Stored items from a collection:
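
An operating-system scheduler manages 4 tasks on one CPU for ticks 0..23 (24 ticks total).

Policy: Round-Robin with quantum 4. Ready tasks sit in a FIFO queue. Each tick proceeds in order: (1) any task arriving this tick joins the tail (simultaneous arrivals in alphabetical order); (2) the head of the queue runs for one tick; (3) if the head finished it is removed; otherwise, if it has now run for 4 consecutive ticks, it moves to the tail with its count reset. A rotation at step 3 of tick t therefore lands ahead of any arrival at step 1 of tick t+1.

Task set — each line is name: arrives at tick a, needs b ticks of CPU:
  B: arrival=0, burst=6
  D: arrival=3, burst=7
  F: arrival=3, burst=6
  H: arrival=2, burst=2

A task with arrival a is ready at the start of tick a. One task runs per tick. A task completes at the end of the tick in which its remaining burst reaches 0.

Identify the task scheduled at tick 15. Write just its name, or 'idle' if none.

t=0: queue=[B] q_used=0 → run B
t=1: queue=[B] q_used=1 → run B
t=2: queue=[B,H] q_used=2 → run B
t=3: queue=[B,H,D,F] q_used=3 → run B
t=4: queue=[H,D,F,B] q_used=0 → run H
t=5: queue=[H,D,F,B] q_used=1 → run H
t=6: queue=[D,F,B] q_used=0 → run D
t=7: queue=[D,F,B] q_used=1 → run D
t=8: queue=[D,F,B] q_used=2 → run D
t=9: queue=[D,F,B] q_used=3 → run D
t=10: queue=[F,B,D] q_used=0 → run F
t=11: queue=[F,B,D] q_used=1 → run F
t=12: queue=[F,B,D] q_used=2 → run F
t=13: queue=[F,B,D] q_used=3 → run F
t=14: queue=[B,D,F] q_used=0 → run B
t=15: queue=[B,D,F] q_used=1 → run B
t=16: queue=[D,F] q_used=0 → run D
t=17: queue=[D,F] q_used=1 → run D
t=18: queue=[D,F] q_used=2 → run D
t=19: queue=[F] q_used=0 → run F
t=20: queue=[F] q_used=1 → run F
t=21: (idle)
t=22: (idle)
t=23: (idle)

running at tick 15 = B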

> Required action:
Above are the entries. Copy exactly the part that opens with the line containing "H: arrival=2, burst=2" and closes with the line containing "A task with", and no more.

> Completed task:
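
  H: arrival=2, burst=2

A task with arrival a is ready at the start of tick a. One task runs per tick. A task completes at the end of the tick in which its remaining burst reaches 0.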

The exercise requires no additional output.